*SOURCE MATERIAL*:
'''

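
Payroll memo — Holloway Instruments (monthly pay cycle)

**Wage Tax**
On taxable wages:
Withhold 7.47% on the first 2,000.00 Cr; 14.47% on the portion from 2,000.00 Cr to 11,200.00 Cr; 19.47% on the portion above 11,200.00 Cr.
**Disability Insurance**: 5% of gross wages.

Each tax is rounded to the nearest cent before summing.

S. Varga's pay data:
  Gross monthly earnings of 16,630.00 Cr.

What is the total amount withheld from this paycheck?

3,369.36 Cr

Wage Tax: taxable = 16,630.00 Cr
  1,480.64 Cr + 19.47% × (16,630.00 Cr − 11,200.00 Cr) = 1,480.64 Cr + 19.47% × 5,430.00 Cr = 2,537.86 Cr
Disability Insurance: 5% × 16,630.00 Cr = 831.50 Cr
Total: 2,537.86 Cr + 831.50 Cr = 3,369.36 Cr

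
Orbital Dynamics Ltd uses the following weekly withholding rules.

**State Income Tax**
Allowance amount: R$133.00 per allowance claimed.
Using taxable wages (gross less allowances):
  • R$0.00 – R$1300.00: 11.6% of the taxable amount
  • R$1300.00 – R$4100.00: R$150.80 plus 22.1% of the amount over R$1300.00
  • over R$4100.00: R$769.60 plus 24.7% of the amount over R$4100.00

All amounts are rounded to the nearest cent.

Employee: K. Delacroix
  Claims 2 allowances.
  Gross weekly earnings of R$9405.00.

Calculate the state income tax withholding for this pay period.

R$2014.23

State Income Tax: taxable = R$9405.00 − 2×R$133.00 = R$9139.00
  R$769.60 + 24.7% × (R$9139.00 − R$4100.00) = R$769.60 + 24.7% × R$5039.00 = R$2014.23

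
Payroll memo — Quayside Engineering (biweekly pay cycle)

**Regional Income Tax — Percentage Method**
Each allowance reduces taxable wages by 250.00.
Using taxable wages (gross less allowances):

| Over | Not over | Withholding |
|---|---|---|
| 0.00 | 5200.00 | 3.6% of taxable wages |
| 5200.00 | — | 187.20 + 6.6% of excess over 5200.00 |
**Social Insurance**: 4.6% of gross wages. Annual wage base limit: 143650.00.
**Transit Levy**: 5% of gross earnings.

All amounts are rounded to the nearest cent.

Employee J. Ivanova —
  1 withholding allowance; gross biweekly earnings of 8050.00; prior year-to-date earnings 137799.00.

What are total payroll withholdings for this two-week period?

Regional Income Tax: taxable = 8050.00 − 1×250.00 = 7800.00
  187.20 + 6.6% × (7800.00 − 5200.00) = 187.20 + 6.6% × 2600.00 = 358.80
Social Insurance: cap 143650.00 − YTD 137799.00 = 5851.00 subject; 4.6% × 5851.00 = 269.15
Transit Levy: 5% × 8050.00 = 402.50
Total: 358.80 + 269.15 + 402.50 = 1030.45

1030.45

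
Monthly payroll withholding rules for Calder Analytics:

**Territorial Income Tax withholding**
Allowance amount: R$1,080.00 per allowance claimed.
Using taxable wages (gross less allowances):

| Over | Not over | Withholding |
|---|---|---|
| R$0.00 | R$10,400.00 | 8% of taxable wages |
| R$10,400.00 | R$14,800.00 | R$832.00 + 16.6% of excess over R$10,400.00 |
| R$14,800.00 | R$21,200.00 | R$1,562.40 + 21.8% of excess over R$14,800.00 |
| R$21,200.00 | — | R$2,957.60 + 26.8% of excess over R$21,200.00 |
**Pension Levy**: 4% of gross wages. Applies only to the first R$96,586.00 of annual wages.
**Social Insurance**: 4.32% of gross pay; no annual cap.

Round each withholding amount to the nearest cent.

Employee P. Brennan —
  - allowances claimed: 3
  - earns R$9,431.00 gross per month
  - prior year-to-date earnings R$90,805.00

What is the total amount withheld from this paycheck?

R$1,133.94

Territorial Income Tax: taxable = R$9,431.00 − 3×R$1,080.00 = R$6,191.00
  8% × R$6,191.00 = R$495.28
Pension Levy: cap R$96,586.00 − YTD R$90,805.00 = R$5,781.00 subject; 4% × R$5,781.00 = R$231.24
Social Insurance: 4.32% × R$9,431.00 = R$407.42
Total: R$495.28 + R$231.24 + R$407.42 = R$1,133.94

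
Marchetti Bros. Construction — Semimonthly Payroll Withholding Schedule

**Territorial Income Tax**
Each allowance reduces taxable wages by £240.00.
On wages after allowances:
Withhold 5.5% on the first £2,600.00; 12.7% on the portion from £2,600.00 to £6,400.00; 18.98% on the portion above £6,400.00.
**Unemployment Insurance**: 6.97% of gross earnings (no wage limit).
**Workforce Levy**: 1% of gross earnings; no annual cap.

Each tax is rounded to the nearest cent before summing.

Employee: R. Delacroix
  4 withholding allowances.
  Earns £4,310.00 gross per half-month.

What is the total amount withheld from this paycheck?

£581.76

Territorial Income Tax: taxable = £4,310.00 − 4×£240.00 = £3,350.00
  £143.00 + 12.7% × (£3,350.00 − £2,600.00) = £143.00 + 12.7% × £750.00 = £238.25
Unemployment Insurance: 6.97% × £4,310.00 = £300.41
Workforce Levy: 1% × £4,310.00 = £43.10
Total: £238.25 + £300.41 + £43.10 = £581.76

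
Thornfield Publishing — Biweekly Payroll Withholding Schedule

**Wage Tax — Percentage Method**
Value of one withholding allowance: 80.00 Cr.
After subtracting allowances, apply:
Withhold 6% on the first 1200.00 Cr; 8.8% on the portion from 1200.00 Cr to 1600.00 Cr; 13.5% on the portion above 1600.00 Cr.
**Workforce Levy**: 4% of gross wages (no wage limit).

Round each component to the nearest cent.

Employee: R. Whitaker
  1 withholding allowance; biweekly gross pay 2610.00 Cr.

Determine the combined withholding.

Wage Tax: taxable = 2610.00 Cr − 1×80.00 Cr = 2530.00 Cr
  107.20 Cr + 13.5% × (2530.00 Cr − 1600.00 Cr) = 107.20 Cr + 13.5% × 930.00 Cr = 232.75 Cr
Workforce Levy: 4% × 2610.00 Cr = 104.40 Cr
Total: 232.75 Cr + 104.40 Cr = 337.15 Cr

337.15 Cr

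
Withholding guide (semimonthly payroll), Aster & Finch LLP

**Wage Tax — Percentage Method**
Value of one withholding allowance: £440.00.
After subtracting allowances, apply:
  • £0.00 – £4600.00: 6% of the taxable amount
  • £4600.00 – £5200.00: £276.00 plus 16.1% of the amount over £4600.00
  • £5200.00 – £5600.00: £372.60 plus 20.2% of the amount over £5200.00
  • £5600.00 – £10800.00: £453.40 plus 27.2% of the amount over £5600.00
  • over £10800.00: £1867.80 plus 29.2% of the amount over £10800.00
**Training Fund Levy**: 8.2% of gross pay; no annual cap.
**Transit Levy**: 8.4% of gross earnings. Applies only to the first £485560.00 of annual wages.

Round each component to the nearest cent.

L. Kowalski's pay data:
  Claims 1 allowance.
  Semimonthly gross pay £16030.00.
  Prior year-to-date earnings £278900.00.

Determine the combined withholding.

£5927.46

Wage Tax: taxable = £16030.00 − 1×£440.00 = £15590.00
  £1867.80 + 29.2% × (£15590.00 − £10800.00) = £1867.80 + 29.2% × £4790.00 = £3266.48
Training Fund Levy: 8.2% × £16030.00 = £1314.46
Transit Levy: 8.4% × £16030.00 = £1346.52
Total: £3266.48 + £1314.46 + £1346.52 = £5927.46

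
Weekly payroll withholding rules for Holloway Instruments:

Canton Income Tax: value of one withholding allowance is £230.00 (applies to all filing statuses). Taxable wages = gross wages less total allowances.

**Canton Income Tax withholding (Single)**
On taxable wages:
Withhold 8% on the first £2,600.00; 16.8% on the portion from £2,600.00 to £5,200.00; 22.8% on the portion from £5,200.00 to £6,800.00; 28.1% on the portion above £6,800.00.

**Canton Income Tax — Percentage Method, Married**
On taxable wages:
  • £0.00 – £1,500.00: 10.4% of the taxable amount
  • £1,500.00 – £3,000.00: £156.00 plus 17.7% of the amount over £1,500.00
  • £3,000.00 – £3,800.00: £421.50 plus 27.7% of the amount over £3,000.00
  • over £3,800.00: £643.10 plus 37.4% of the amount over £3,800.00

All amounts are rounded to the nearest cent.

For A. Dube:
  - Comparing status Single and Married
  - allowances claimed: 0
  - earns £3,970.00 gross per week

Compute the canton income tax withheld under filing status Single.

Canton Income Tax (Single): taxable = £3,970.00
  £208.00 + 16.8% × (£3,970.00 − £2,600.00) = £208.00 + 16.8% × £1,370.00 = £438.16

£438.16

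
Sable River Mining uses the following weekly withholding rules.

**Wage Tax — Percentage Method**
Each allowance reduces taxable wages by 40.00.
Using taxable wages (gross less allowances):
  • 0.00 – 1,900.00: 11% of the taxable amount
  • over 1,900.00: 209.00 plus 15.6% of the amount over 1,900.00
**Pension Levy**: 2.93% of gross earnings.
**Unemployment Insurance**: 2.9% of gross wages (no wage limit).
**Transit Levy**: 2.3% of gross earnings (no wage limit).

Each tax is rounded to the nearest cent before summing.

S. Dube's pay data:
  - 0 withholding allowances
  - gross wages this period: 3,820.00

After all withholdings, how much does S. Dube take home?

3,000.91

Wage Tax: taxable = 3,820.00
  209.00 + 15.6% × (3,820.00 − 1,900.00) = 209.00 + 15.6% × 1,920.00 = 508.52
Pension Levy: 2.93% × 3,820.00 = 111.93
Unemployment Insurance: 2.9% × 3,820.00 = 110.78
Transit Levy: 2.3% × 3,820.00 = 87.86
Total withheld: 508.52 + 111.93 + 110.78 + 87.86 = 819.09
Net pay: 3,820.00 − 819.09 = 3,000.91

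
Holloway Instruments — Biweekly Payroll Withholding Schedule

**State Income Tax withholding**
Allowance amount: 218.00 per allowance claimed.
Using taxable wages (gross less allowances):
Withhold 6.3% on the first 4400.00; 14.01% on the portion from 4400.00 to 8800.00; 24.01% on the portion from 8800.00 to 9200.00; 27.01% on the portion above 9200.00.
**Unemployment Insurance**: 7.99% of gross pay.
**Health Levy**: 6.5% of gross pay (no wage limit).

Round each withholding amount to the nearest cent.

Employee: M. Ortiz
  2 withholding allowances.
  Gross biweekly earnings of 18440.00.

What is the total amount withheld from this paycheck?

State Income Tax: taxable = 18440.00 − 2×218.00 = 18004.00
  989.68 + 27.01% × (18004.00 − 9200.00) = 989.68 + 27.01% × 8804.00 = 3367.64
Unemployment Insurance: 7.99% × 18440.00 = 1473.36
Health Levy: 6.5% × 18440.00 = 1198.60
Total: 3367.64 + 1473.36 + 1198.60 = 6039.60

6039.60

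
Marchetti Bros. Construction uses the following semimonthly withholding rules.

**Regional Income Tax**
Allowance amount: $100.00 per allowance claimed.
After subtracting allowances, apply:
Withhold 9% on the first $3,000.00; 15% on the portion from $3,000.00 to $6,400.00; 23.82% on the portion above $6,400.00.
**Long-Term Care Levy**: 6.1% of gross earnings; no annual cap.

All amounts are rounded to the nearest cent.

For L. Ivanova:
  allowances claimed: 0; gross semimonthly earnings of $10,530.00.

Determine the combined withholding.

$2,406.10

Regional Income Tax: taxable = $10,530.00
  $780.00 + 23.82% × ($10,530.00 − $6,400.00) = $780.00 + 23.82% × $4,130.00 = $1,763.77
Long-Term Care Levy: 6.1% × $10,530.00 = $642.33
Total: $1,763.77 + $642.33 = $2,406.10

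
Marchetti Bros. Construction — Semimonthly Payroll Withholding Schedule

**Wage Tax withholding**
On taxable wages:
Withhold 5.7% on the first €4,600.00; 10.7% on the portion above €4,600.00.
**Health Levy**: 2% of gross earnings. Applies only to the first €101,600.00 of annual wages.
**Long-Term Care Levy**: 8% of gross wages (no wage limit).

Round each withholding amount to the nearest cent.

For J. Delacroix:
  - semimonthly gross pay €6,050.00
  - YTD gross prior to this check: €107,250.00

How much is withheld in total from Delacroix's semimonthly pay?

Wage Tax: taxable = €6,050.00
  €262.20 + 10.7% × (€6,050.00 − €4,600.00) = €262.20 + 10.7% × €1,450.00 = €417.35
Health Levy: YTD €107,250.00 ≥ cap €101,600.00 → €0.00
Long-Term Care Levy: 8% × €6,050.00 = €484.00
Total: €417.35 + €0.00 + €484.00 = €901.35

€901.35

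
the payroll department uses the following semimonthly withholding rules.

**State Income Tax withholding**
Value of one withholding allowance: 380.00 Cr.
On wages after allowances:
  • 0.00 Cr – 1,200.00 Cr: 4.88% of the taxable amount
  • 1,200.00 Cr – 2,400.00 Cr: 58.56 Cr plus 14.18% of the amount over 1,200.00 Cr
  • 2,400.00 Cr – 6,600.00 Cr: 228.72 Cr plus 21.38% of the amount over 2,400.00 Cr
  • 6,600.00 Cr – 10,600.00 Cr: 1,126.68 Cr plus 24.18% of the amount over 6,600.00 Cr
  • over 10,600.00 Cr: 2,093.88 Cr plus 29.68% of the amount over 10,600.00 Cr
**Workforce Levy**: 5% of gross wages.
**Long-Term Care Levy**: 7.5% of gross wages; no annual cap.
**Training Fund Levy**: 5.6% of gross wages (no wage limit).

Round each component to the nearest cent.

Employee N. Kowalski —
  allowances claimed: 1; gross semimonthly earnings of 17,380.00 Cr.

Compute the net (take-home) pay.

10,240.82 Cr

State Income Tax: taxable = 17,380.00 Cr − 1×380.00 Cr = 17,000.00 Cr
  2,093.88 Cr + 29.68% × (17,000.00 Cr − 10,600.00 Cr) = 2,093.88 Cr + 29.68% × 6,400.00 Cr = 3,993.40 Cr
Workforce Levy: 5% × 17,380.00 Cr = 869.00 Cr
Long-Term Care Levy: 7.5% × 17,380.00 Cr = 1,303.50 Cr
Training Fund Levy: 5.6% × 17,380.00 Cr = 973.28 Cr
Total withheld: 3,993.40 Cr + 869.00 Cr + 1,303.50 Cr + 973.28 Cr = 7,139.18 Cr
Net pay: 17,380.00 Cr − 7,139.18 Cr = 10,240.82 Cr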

'''

*DESCRIPTION OF THE TASK*: Could you repeat exactly the lines in the listing above from the one with "8.2% of gross pay; no annual cap." down to the one with "Prior year-to-date earnings £278900.00."? Include both of those lines.

*TASK SOLUTION*:
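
**Training Fund Levy**: 8.2% of gross pay; no annual cap.
**Transit Levy**: 8.4% of gross earnings. Applies only to the first £485560.00 of annual wages.

Round each component to the nearest cent.

L. Kowalski's pay data:
  Claims 1 allowance.
  Semimonthly gross pay £16030.00.
  Prior year-to-date earnings £278900.00.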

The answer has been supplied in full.